=== Given records ===

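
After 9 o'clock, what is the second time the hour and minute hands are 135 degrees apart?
At t minutes past 9:00, the hour hand is at 30 x 9 + 0.5t degrees and the minute hand is at 6t degrees.
The smaller angle between them is 135 degrees when |30H - 5.5t| = 135 or |30H - 5.5t| = 225.
With H = 9, solve 30 x 9 - 5.5t = +/- target for each target:
  t = (30 x 9 - 135) / 5.5 = 24.55
  t = (30 x 9 + 135) / 5.5 = 73.64 (outside (0, 60))
  t = (30 x 9 - 225) / 5.5 = 8.18
  t = (30 x 9 + 225) / 5.5 = 90 (outside (0, 60))
Valid solutions in (0, 60): {8.18, 24.55} minutes.
The second occurrence is t = 24.55 minutes.
The hands form a 135-degree angle at 24.55 minutes past 9:00.

Final answer: 24.55 minutes past 9:00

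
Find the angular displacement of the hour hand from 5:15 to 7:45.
The hour hand moves 0.5 degrees per minute.
Time elapsed: 7:45 - 5:15 = 150 minutes
Angular displacement: 150 x 0.5 = 75 degrees

Final answer: 75 degrees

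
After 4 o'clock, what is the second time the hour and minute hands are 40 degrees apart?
At t minutes past 4:00, the hour hand is at 30 x 4 + 0.5t degrees and the minute hand is at 6t degrees.
The smaller angle between them is 40 degrees when |30H - 5.5t| = 40 or |30H - 5.5t| = 320.
With H = 4, solve 30 x 4 - 5.5t = +/- target for each target:
  t = (30 x 4 - 40) / 5.5 = 14.55
  t = (30 x 4 + 40) / 5.5 = 29.09
  t = (30 x 4 - 320) / 5.5 = -36.36 (outside (0, 60))
  t = (30 x 4 + 320) / 5.5 = 80 (outside (0, 60))
Valid solutions in (0, 60): {14.55, 29.09} minutes.
The second occurrence is t = 29.09 minutes.
The hands form a 40-degree angle at 29.09 minutes past 4:00.

Final answer: 29.09 minutes past 4:00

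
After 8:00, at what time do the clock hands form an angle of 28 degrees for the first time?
At t minutes past 8:00, the hour hand is at 30 x 8 + 0.5t degrees and the minute hand is at 6t degrees.
The smaller angle between them is 28 degrees when |30H - 5.5t| = 28 or |30H - 5.5t| = 332.
With H = 8, solve 30 x 8 - 5.5t = +/- target for each target:
  t = (30 x 8 - 28) / 5.5 = 38.55
  t = (30 x 8 + 28) / 5.5 = 48.73
  t = (30 x 8 - 332) / 5.5 = -16.73 (outside (0, 60))
  t = (30 x 8 + 332) / 5.5 = 104 (outside (0, 60))
Valid solutions in (0, 60): {38.55, 48.73} minutes.
The first occurrence is t = 38.55 minutes.
The hands form a 28-degree angle at 38.55 minutes past 8:00.

Final answer: 38.55 minutes past 8:00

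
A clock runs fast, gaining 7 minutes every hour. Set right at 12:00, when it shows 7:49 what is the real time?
For every 60 true minutes, the faulty clock advances 67 minutes, so 1 faulty-clock minute corresponds to 60/67 true minutes.
From 12:00 to 7:49 on the faulty dial is 469 minutes.
True elapsed: 469 x 60/67 = 420 minutes = 7 hours.
True time: 12:00 + 7 hours = 7:00.

Final answer: 7:00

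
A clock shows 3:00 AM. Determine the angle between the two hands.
Hour hand position: 3 x 30 + 0 x 0.5 = 90 degrees
Minute hand position: 0 x 6 = 0 degrees
Difference: |90 - 0| = 90 degrees
The angle between the hands is 90 degrees

Final answer: 90 degrees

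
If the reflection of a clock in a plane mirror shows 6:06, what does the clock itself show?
Reflection across the vertical (12-6) axis maps a hand at angle A degrees to (360 - A) degrees, which sends a reading of T minutes past 12:00 to (720 - T) minutes past 12:00.
Mirror reads 6:06 = 366 minutes past 12:00.
Actual time: (720 - 366) mod 720 = 354 minutes = 5:54.

Final answer: 5:54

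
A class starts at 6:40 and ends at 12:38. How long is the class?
From 6:40 to 12:38:
(12 x 60 + 38) - (6 x 60 + 40) = 758 - 400 = 358 minutes
= 5 hours and 58 minutes

Final answer: 5 hours and 58 minutes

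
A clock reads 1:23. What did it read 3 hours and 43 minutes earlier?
Starting time: 1:23 = 83 total minutes past 12:00
Subtracting: 3 hours and 43 minutes = 223 minutes
83 - 223 = -140 (negative, add 12 hours = 720) = 580 minutes
= 9 hours and 40 minutes past 12:00 = 9:40

Final answer: 9:40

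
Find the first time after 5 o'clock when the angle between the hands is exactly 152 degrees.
At t minutes past 5:00, the hour hand is at 30 x 5 + 0.5t degrees and the minute hand is at 6t degrees.
The smaller angle between them is 152 degrees when |30H - 5.5t| = 152 or |30H - 5.5t| = 208.
With H = 5, solve 30 x 5 - 5.5t = +/- target for each target:
  t = (30 x 5 - 152) / 5.5 = -0.36 (outside (0, 60))
  t = (30 x 5 + 152) / 5.5 = 54.91
  t = (30 x 5 - 208) / 5.5 = -10.55 (outside (0, 60))
  t = (30 x 5 + 208) / 5.5 = 65.09 (outside (0, 60))
Valid solutions in (0, 60): {54.91} minutes.
The first occurrence is t = 54.91 minutes.
The hands form a 152-degree angle at 54.91 minutes past 5:00.

Final answer: 54.91 minutes past 5:00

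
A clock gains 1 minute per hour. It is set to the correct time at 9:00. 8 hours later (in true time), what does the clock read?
For every 60 true minutes, the faulty clock advances 60 + 1 = 61 minutes.
True elapsed: 8 hours = 480 minutes.
Faulty clock advances: 480 x 61/60 = 488 minutes (drift: 8 minutes ahead).
Shown time: 9:00 + 488 minutes = 5:08.

Final answer: 5:08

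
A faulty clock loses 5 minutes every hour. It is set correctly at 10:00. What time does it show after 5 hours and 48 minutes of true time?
For every 60 true minutes, the faulty clock advances 60 - 5 = 55 minutes.
True elapsed: 5 hours and 48 minutes = 348 minutes.
Faulty clock advances: 348 x 55/60 = 319 minutes (drift: 29 minutes behind).
Shown time: 10:00 + 319 minutes = 3:19.

Final answer: 3:19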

===

## Work instruction
Each entry above needs to be output exactly.

## Written solution
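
After 9 o'clock, what is the second time the hour and minute hands are 135 degrees apart?
At t minutes past 9:00, the hour hand is at 30 x 9 + 0.5t degrees and the minute hand is at 6t degrees.
The smaller angle between them is 135 degrees when |30H - 5.5t| = 135 or |30H - 5.5t| = 225.
With H = 9, solve 30 x 9 - 5.5t = +/- target for each target:
  t = (30 x 9 - 135) / 5.5 = 24.55
  t = (30 x 9 + 135) / 5.5 = 73.64 (outside (0, 60))
  t = (30 x 9 - 225) / 5.5 = 8.18
  t = (30 x 9 + 225) / 5.5 = 90 (outside (0, 60))
Valid solutions in (0, 60): {8.18, 24.55} minutes.
The second occurrence is t = 24.55 minutes.
The hands form a 135-degree angle at 24.55 minutes past 9:00.

Final answer: 24.55 minutes past 9:00

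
Find the angular displacement of the hour hand from 5:15 to 7:45.
The hour hand moves 0.5 degrees per minute.
Time elapsed: 7:45 - 5:15 = 150 minutes
Angular displacement: 150 x 0.5 = 75 degrees

Final answer: 75 degrees

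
After 4 o'clock, what is the second time the hour and minute hands are 40 degrees apart?
At t minutes past 4:00, the hour hand is at 30 x 4 + 0.5t degrees and the minute hand is at 6t degrees.
The smaller angle between them is 40 degrees when |30H - 5.5t| = 40 or |30H - 5.5t| = 320.
With H = 4, solve 30 x 4 - 5.5t = +/- target for each target:
  t = (30 x 4 - 40) / 5.5 = 14.55
  t = (30 x 4 + 40) / 5.5 = 29.09
  t = (30 x 4 - 320) / 5.5 = -36.36 (outside (0, 60))
  t = (30 x 4 + 320) / 5.5 = 80 (outside (0, 60))
Valid solutions in (0, 60): {14.55, 29.09} minutes.
The second occurrence is t = 29.09 minutes.
The hands form a 40-degree angle at 29.09 minutes past 4:00.

Final answer: 29.09 minutes past 4:00

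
After 8:00, at what time do the clock hands form an angle of 28 degrees for the first time?
At t minutes past 8:00, the hour hand is at 30 x 8 + 0.5t degrees and the minute hand is at 6t degrees.
The smaller angle between them is 28 degrees when |30H - 5.5t| = 28 or |30H - 5.5t| = 332.
With H = 8, solve 30 x 8 - 5.5t = +/- target for each target:
  t = (30 x 8 - 28) / 5.5 = 38.55
  t = (30 x 8 + 28) / 5.5 = 48.73
  t = (30 x 8 - 332) / 5.5 = -16.73 (outside (0, 60))
  t = (30 x 8 + 332) / 5.5 = 104 (outside (0, 60))
Valid solutions in (0, 60): {38.55, 48.73} minutes.
The first occurrence is t = 38.55 minutes.
The hands form a 28-degree angle at 38.55 minutes past 8:00.

Final answer: 38.55 minutes past 8:00

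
A clock runs fast, gaining 7 minutes every hour. Set right at 12:00, when it shows 7:49 what is the real time?
For every 60 true minutes, the faulty clock advances 67 minutes, so 1 faulty-clock minute corresponds to 60/67 true minutes.
From 12:00 to 7:49 on the faulty dial is 469 minutes.
True elapsed: 469 x 60/67 = 420 minutes = 7 hours.
True time: 12:00 + 7 hours = 7:00.

Final answer: 7:00

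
A clock shows 3:00 AM. Determine the angle between the two hands.
Hour hand position: 3 x 30 + 0 x 0.5 = 90 degrees
Minute hand position: 0 x 6 = 0 degrees
Difference: |90 - 0| = 90 degrees
The angle between the hands is 90 degrees

Final answer: 90 degrees

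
If the reflection of a clock in a plane mirror shows 6:06, what does the clock itself show?
Reflection across the vertical (12-6) axis maps a hand at angle A degrees to (360 - A) degrees, which sends a reading of T minutes past 12:00 to (720 - T) minutes past 12:00.
Mirror reads 6:06 = 366 minutes past 12:00.
Actual time: (720 - 366) mod 720 = 354 minutes = 5:54.

Final answer: 5:54

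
A class starts at 6:40 and ends at 12:38. How long is the class?
From 6:40 to 12:38:
(12 x 60 + 38) - (6 x 60 + 40) = 758 - 400 = 358 minutes
= 5 hours and 58 minutes

Final answer: 5 hours and 58 minutes

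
A clock reads 1:23. What did it read 3 hours and 43 minutes earlier?
Starting time: 1:23 = 83 total minutes past 12:00
Subtracting: 3 hours and 43 minutes = 223 minutes
83 - 223 = -140 (negative, add 12 hours = 720) = 580 minutes
= 9 hours and 40 minutes past 12:00 = 9:40

Final answer: 9:40

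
Find the first time after 5 o'clock when the angle between the hands is exactly 152 degrees.
At t minutes past 5:00, the hour hand is at 30 x 5 + 0.5t degrees and the minute hand is at 6t degrees.
The smaller angle between them is 152 degrees when |30H - 5.5t| = 152 or |30H - 5.5t| = 208.
With H = 5, solve 30 x 5 - 5.5t = +/- target for each target:
  t = (30 x 5 - 152) / 5.5 = -0.36 (outside (0, 60))
  t = (30 x 5 + 152) / 5.5 = 54.91
  t = (30 x 5 - 208) / 5.5 = -10.55 (outside (0, 60))
  t = (30 x 5 + 208) / 5.5 = 65.09 (outside (0, 60))
Valid solutions in (0, 60): {54.91} minutes.
The first occurrence is t = 54.91 minutes.
The hands form a 152-degree angle at 54.91 minutes past 5:00.

Final answer: 54.91 minutes past 5:00

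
A clock gains 1 minute per hour. It is set to the correct time at 9:00. 8 hours later (in true time), what does the clock read?
For every 60 true minutes, the faulty clock advances 60 + 1 = 61 minutes.
True elapsed: 8 hours = 480 minutes.
Faulty clock advances: 480 x 61/60 = 488 minutes (drift: 8 minutes ahead).
Shown time: 9:00 + 488 minutes = 5:08.

Final answer: 5:08

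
A faulty clock loses 5 minutes every hour. It is set correctly at 10:00. What time does it show after 5 hours and 48 minutes of true time?
For every 60 true minutes, the faulty clock advances 60 - 5 = 55 minutes.
True elapsed: 5 hours and 48 minutes = 348 minutes.
Faulty clock advances: 348 x 55/60 = 319 minutes (drift: 29 minutes behind).
Shown time: 10:00 + 319 minutes = 3:19.

Final answer: 3:19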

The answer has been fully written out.